#### [What to do]
Every line from the beginning of the records below up to the one holding "How would the rule label these (answer Match" should be quoted exactly; leave out the rest.

#### [Provided information]

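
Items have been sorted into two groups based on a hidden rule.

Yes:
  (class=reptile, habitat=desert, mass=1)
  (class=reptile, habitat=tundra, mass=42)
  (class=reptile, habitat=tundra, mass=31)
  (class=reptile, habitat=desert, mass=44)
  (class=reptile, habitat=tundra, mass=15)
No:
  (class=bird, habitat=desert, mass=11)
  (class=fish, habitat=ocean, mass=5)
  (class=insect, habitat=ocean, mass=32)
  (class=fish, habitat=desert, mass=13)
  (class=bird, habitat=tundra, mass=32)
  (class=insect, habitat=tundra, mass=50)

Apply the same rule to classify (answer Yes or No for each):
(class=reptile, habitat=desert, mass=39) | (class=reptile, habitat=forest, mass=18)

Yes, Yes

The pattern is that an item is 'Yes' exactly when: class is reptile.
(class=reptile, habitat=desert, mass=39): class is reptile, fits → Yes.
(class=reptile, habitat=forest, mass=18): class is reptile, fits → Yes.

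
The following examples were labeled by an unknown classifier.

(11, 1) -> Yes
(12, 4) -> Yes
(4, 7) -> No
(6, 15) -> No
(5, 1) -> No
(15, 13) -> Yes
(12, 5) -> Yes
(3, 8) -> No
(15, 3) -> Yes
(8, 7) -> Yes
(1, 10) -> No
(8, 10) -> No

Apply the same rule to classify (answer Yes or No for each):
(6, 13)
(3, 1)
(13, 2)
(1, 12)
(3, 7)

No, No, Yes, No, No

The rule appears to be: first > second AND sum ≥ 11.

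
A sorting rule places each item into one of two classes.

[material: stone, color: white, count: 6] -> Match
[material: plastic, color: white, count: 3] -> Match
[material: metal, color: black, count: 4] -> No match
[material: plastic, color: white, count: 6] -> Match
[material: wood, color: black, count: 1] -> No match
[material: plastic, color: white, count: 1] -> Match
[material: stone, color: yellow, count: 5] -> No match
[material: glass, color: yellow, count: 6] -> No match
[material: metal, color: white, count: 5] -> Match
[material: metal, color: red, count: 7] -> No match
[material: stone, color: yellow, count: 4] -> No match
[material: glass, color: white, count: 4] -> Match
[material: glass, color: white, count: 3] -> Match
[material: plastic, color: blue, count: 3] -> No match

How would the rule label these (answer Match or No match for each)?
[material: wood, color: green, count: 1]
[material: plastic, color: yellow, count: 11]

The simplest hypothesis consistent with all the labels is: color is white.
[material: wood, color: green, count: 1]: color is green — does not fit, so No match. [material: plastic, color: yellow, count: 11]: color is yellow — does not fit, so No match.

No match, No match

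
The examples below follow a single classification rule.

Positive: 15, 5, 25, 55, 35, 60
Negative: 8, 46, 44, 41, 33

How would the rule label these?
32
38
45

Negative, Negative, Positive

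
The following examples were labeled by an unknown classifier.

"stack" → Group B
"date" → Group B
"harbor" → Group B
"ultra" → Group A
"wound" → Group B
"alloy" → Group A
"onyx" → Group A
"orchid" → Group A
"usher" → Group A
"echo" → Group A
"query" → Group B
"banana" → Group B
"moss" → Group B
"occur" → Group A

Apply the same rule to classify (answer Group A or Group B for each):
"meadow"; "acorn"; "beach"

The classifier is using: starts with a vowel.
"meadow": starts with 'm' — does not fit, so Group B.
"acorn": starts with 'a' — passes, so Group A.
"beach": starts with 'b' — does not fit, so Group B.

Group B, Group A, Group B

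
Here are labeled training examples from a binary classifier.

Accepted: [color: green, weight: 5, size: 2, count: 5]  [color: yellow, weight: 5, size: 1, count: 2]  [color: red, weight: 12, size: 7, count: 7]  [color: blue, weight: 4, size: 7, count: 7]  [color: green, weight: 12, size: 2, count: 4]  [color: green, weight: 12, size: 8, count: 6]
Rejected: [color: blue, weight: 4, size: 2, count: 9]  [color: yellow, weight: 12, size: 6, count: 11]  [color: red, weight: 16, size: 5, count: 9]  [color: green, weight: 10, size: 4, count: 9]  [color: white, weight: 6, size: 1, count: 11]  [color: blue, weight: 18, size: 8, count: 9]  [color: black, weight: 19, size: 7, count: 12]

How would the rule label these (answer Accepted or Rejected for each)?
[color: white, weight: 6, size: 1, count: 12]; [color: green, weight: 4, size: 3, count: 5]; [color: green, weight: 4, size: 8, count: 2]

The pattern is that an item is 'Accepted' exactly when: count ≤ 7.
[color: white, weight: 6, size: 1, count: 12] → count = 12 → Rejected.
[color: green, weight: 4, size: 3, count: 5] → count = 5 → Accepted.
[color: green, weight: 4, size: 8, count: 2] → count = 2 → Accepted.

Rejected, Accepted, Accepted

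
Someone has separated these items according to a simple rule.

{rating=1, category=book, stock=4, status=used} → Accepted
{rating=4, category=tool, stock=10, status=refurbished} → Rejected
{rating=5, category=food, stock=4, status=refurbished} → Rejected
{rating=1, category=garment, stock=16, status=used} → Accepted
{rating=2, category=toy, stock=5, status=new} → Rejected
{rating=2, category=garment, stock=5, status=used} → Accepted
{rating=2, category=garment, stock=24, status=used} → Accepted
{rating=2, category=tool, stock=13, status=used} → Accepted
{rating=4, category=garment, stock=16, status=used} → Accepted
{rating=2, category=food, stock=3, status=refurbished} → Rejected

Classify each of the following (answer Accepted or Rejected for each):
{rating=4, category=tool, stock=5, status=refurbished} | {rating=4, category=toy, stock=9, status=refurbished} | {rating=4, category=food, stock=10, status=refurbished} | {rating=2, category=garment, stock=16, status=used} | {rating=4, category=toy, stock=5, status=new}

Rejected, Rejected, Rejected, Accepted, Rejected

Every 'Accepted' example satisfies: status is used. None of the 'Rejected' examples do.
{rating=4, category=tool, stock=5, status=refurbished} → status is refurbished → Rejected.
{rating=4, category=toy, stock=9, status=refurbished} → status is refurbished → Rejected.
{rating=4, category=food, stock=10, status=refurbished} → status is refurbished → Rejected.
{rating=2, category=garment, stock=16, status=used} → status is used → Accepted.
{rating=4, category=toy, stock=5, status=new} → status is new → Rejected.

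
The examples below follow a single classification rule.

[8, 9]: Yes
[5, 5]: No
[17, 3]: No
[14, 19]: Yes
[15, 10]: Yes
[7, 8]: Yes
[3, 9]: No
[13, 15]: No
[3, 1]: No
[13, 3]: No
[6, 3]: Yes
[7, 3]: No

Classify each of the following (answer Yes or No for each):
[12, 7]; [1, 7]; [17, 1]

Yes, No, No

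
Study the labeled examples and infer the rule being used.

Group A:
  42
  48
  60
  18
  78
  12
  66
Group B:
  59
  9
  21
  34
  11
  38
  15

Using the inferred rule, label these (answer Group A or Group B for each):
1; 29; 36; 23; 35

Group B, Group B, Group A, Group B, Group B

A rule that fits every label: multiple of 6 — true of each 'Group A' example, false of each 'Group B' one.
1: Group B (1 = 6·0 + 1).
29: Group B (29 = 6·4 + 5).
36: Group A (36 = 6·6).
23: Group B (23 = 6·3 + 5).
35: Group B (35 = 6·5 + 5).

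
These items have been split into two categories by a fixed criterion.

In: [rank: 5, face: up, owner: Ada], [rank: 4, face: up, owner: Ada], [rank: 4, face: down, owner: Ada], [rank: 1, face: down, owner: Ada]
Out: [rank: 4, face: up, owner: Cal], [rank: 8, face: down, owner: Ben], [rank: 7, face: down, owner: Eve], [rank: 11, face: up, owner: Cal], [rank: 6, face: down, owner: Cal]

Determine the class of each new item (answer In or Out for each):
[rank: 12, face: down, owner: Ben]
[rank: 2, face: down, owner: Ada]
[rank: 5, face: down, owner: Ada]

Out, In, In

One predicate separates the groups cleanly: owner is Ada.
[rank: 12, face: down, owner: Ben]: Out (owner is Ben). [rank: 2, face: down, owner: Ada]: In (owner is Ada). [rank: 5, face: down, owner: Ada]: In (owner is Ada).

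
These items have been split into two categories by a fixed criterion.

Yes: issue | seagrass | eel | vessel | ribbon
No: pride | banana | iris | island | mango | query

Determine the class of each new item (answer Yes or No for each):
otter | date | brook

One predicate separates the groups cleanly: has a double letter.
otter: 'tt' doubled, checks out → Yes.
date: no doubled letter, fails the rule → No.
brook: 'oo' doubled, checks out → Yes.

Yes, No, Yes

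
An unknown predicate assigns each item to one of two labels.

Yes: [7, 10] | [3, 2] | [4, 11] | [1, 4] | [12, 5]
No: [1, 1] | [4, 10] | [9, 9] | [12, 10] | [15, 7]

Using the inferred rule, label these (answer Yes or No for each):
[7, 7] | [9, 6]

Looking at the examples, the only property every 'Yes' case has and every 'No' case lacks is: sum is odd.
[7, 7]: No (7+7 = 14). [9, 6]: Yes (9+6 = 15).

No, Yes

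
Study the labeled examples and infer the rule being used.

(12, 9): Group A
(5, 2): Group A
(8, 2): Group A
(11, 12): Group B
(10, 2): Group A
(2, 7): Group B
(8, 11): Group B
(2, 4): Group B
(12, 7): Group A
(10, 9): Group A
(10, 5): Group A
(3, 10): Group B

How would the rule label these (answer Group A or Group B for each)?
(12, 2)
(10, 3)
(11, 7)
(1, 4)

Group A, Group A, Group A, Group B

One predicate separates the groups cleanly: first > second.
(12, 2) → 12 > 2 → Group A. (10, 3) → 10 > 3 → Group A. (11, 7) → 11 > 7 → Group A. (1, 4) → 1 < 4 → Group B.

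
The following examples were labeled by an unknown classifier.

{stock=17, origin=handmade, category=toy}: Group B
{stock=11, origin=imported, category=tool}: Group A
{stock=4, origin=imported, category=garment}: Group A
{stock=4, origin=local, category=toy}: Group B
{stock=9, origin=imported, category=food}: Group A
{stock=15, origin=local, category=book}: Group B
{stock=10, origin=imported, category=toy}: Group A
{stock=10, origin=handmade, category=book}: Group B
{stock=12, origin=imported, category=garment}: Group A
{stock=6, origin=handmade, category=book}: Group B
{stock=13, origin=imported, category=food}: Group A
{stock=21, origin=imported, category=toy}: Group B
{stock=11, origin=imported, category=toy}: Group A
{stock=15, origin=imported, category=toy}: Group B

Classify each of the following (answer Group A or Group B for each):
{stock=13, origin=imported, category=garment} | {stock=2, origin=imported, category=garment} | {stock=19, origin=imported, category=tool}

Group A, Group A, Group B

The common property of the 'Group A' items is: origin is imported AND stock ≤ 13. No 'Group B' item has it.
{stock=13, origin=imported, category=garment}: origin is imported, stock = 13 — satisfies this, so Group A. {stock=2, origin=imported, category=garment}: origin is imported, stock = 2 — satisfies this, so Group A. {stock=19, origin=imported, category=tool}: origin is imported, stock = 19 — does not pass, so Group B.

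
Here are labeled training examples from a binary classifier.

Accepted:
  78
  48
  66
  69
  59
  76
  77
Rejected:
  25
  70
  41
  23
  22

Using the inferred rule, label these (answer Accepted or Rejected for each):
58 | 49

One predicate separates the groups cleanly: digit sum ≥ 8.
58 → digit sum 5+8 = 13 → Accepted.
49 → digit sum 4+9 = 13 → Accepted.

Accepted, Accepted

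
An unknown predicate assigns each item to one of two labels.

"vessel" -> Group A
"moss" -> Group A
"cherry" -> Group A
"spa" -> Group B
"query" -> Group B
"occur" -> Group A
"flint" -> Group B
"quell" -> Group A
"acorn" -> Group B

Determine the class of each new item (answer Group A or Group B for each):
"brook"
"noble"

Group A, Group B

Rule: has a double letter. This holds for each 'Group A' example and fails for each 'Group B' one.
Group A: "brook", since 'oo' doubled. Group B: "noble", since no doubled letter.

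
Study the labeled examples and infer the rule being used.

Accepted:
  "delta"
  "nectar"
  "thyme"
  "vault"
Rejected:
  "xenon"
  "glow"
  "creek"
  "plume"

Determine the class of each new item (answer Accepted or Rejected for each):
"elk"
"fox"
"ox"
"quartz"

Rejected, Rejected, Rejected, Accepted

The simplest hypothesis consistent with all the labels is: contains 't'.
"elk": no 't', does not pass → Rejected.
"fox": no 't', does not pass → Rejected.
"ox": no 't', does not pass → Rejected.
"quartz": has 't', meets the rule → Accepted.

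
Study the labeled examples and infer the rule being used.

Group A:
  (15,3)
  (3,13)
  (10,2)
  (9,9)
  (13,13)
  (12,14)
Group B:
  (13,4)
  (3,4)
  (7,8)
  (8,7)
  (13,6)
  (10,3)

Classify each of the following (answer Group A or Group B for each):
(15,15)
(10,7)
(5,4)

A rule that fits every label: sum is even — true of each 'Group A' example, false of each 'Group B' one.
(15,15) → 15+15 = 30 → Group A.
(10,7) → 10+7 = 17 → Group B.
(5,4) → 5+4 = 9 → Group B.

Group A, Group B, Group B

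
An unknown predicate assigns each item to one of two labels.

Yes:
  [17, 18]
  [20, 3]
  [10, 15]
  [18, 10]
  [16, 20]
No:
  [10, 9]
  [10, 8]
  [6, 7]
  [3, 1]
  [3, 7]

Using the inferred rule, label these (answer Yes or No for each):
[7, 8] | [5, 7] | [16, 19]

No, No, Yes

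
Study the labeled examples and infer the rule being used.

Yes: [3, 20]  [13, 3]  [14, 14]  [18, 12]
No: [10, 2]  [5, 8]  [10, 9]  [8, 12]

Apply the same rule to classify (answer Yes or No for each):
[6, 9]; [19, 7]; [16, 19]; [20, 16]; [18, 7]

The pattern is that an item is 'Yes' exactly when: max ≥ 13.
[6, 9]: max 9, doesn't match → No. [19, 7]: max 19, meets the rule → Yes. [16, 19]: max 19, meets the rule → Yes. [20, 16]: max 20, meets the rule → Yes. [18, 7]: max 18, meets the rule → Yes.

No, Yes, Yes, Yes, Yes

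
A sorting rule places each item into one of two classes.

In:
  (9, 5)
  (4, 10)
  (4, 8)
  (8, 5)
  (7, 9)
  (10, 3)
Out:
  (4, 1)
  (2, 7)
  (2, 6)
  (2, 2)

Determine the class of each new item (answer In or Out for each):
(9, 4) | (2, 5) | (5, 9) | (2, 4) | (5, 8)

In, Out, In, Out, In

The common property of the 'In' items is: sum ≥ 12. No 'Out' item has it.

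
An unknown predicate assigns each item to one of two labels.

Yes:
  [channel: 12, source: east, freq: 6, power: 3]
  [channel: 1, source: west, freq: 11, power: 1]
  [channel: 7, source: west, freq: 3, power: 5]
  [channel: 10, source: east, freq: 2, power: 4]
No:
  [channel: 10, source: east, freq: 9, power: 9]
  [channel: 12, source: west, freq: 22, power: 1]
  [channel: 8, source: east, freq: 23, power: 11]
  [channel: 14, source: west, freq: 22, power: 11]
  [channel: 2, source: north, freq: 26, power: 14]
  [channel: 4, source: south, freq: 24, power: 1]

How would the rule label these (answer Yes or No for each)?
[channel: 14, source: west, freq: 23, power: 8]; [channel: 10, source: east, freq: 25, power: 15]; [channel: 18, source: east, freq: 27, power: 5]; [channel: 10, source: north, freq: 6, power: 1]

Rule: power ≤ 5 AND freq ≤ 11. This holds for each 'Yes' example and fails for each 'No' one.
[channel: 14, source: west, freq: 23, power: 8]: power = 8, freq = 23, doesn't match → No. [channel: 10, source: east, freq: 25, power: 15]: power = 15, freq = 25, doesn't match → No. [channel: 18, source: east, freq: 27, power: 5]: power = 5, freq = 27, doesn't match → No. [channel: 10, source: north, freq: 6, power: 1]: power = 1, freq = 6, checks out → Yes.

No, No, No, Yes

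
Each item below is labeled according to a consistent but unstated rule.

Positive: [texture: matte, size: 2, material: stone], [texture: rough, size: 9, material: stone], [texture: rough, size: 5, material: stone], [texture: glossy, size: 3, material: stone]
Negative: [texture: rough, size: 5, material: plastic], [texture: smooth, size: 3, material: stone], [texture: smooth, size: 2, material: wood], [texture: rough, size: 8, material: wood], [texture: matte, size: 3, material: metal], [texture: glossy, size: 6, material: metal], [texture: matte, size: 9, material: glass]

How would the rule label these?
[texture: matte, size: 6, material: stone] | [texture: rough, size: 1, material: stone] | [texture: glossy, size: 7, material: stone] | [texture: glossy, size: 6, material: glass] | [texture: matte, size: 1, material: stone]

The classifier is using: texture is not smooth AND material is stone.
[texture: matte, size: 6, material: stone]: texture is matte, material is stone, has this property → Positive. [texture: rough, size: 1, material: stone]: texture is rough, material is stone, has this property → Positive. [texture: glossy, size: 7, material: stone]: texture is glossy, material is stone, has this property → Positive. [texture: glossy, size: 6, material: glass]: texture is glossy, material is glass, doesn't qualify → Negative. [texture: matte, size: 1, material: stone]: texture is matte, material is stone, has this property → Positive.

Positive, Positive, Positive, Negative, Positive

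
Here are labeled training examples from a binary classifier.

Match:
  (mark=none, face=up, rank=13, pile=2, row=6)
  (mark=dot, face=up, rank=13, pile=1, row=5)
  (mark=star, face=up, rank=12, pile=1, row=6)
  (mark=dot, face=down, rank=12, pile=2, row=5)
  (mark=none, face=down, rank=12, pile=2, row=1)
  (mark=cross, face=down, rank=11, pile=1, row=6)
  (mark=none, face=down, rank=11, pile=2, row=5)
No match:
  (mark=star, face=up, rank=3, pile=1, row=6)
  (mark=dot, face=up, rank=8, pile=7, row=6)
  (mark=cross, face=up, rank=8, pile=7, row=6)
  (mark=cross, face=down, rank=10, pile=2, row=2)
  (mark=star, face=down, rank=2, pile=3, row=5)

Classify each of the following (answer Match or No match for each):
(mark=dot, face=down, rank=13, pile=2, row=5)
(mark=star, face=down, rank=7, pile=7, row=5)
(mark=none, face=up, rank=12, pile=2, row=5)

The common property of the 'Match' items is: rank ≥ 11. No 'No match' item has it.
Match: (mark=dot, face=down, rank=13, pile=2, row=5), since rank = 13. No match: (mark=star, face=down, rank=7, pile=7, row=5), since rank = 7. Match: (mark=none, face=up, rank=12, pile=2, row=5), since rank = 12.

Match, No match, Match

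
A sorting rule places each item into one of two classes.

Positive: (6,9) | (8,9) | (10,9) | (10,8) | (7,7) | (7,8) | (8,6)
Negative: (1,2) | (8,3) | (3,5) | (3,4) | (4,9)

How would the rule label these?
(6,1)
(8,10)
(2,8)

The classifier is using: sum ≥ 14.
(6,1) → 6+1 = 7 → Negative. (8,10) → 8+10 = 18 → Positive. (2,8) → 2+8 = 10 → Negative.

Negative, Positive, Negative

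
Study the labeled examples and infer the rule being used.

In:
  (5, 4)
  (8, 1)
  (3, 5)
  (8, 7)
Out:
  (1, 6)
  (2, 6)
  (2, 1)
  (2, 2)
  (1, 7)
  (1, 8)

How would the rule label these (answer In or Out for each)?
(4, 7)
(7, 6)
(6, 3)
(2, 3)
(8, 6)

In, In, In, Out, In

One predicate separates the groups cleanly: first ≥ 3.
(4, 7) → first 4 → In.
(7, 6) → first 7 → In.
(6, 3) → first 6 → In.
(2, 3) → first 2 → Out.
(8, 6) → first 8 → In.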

#### [Your solution]
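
Items have been sorted into two groups based on a hidden rule.

Yes:
  (class=reptile, habitat=desert, mass=1)
  (class=reptile, habitat=tundra, mass=42)
  (class=reptile, habitat=tundra, mass=31)
  (class=reptile, habitat=desert, mass=44)
  (class=reptile, habitat=tundra, mass=15)
No:
  (class=bird, habitat=desert, mass=11)
  (class=fish, habitat=ocean, mass=5)
  (class=insect, habitat=ocean, mass=32)
  (class=fish, habitat=desert, mass=13)
  (class=bird, habitat=tundra, mass=32)
  (class=insect, habitat=tundra, mass=50)

Apply the same rule to classify (answer Yes or No for each):
(class=reptile, habitat=desert, mass=39) | (class=reptile, habitat=forest, mass=18)

Yes, Yes

The pattern is that an item is 'Yes' exactly when: class is reptile.
(class=reptile, habitat=desert, mass=39): class is reptile, fits → Yes.
(class=reptile, habitat=forest, mass=18): class is reptile, fits → Yes.

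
The following examples were labeled by an unknown classifier.

(11, 1) -> Yes
(12, 4) -> Yes
(4, 7) -> No
(6, 15) -> No
(5, 1) -> No
(15, 13) -> Yes
(12, 5) -> Yes
(3, 8) -> No
(15, 3) -> Yes
(8, 7) -> Yes
(1, 10) -> No
(8, 10) -> No

Apply the same rule to classify (answer Yes or No for each):
(6, 13)
(3, 1)
(13, 2)
(1, 12)
(3, 7)

No, No, Yes, No, No

The rule appears to be: first > second AND sum ≥ 11.

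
A sorting rule places each item into one of two classes.

[material: stone, color: white, count: 6] -> Match
[material: plastic, color: white, count: 3] -> Match
[material: metal, color: black, count: 4] -> No match
[material: plastic, color: white, count: 6] -> Match
[material: wood, color: black, count: 1] -> No match
[material: plastic, color: white, count: 1] -> Match
[material: stone, color: yellow, count: 5] -> No match
[material: glass, color: yellow, count: 6] -> No match
[material: metal, color: white, count: 5] -> Match
[material: metal, color: red, count: 7] -> No match
[material: stone, color: yellow, count: 4] -> No match
[material: glass, color: white, count: 4] -> Match
[material: glass, color: white, count: 3] -> Match
[material: plastic, color: blue, count: 3] -> No match

How would the rule label these (answer Match or No match for each)?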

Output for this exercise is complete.